• [Supplied records]

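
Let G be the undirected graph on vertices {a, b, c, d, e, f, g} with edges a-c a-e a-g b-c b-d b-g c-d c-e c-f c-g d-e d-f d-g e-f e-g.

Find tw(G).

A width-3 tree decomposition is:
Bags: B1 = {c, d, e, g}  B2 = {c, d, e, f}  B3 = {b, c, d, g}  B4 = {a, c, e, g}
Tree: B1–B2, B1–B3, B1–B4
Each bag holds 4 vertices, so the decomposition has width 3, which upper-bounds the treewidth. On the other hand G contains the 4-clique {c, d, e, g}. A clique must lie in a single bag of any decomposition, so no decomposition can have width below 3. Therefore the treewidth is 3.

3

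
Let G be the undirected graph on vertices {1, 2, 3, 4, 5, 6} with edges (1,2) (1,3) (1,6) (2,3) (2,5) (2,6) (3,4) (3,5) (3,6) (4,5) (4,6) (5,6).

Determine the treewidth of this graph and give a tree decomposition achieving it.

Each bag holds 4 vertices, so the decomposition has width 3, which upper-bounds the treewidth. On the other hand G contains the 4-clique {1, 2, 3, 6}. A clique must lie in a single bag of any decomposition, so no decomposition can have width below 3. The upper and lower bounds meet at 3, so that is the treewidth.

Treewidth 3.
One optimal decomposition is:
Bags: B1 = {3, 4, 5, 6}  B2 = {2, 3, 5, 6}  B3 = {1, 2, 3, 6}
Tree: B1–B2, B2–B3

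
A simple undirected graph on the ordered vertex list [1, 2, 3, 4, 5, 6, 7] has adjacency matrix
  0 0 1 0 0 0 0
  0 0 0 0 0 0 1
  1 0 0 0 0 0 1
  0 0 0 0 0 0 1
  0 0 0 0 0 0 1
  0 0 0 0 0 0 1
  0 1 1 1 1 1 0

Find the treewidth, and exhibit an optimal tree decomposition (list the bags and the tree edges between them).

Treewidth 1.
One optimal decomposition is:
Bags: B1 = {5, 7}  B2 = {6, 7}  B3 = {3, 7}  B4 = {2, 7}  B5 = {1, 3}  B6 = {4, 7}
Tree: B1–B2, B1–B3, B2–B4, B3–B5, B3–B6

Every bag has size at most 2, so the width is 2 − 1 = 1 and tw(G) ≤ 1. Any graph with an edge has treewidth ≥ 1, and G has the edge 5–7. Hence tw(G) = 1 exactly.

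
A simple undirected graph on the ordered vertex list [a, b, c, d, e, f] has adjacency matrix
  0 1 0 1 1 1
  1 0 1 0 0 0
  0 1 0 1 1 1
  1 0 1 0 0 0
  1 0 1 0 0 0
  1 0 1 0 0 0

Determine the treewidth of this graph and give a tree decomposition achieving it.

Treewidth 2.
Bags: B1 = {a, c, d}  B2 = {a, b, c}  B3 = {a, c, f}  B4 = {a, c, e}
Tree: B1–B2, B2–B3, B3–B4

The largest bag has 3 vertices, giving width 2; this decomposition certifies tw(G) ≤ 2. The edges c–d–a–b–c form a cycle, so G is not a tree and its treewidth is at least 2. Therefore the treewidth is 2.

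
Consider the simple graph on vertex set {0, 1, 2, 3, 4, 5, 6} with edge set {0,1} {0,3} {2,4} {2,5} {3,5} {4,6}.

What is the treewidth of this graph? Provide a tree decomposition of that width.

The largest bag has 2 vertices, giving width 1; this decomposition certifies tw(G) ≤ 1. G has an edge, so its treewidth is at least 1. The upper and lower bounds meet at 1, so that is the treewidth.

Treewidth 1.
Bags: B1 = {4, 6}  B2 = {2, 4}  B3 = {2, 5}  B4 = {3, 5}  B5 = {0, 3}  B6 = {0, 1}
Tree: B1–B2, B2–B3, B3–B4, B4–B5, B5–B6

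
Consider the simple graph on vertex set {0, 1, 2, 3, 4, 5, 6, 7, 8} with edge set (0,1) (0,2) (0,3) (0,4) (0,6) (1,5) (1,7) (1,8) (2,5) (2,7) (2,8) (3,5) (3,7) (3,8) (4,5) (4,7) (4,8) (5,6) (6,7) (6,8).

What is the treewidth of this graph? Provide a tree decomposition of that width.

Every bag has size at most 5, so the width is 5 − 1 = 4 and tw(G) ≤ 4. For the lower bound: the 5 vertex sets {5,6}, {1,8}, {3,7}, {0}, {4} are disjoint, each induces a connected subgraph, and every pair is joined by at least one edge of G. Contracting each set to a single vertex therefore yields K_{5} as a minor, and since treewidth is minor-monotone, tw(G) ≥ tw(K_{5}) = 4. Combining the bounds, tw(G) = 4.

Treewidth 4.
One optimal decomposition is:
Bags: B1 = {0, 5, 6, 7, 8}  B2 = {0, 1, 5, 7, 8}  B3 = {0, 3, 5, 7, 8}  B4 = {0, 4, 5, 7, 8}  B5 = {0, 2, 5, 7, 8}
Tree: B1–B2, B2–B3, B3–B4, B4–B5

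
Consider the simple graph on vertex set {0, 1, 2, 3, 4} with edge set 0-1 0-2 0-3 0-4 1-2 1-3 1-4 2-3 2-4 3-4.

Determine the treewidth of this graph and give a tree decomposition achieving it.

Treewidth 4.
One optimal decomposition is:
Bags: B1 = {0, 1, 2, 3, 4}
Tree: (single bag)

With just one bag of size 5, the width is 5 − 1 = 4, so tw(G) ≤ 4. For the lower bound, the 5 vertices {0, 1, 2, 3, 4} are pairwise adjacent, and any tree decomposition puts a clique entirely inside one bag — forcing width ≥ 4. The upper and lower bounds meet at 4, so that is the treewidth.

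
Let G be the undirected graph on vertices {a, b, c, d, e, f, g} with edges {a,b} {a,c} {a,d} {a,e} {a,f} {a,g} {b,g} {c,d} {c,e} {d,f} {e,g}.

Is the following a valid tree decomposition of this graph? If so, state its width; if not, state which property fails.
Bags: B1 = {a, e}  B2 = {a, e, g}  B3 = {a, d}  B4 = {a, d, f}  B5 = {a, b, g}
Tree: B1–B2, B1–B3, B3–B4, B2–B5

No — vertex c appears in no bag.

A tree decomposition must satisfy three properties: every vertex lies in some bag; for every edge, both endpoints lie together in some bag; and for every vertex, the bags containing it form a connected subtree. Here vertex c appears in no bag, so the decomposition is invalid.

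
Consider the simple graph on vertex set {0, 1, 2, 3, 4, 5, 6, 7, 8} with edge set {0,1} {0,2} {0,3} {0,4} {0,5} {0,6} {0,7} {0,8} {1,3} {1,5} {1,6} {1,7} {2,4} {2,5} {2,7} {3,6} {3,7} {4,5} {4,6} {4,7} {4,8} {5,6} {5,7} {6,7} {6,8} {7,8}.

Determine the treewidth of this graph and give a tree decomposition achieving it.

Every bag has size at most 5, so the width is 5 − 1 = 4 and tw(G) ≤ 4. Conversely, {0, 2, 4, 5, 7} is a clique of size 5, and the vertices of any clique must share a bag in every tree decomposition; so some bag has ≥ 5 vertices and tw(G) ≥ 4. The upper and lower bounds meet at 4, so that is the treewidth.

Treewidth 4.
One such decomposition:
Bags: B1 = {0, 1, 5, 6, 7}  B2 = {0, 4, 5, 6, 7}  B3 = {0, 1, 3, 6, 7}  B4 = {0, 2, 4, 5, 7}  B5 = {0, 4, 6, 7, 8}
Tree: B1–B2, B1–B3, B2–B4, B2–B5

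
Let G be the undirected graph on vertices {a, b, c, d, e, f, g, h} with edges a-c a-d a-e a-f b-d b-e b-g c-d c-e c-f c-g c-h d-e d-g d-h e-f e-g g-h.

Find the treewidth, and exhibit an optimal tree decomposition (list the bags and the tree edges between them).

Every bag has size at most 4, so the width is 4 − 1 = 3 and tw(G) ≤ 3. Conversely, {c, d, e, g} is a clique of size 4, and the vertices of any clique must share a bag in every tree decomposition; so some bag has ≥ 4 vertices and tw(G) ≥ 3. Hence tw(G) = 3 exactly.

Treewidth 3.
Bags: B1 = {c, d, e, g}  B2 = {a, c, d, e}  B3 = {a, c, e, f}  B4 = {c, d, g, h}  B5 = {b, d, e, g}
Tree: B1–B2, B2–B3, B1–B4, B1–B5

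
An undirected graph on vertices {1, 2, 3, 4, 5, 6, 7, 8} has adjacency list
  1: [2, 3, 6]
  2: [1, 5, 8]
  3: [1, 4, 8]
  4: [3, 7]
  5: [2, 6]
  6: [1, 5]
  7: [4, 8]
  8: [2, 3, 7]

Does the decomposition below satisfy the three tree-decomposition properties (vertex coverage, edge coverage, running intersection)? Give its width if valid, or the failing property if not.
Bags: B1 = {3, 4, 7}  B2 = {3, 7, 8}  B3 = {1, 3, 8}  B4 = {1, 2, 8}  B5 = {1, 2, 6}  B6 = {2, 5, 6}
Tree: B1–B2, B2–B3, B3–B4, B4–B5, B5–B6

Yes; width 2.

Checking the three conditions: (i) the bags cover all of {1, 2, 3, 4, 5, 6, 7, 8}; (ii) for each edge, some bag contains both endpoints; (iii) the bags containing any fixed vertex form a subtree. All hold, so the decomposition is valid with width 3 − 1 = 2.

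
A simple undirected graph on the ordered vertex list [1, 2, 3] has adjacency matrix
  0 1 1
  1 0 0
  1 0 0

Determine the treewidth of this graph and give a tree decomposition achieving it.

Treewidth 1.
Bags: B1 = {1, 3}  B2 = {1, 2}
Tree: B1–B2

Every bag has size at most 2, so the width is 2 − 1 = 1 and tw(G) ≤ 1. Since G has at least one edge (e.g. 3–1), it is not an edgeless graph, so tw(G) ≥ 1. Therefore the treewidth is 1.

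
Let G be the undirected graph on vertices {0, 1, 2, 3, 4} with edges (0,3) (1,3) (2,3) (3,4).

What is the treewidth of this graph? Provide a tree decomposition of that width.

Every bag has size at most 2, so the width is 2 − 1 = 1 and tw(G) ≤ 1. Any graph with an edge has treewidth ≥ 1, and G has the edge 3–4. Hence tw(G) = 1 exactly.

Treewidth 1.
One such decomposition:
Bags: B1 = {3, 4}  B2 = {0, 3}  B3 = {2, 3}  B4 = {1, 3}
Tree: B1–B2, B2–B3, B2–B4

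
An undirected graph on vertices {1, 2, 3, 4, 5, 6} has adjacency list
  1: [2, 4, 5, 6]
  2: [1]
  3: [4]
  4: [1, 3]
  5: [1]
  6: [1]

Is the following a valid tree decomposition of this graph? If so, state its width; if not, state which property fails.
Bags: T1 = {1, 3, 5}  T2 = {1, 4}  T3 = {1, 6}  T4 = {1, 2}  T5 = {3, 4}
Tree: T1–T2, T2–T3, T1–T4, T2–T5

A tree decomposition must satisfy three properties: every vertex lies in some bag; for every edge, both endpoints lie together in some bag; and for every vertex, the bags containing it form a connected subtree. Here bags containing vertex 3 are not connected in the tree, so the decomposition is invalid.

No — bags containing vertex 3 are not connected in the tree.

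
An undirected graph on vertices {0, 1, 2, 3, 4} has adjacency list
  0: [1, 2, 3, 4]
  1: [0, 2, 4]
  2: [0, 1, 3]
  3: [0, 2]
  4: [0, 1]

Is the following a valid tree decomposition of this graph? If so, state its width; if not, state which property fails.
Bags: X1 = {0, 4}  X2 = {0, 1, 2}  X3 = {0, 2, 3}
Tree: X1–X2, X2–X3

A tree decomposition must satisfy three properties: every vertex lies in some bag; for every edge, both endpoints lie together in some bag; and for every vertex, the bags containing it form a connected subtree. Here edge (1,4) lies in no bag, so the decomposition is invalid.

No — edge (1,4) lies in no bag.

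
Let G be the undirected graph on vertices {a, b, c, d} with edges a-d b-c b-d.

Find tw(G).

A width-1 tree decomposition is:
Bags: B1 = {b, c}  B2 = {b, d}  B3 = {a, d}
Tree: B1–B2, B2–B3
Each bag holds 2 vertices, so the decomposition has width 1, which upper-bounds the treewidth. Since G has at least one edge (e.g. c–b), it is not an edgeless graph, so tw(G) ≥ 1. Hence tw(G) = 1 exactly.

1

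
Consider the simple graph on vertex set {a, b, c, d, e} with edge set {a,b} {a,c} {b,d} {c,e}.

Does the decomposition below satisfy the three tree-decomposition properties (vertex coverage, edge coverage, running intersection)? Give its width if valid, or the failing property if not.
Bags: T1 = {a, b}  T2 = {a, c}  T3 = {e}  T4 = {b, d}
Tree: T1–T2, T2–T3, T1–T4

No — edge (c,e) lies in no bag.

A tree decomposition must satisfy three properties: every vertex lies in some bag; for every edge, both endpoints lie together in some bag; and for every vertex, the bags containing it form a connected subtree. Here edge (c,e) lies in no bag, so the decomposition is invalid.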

• [Exercise brief] A single number is the whole answer: report how many lines in the data above include the word "adjacency".

• [Exercise result] 6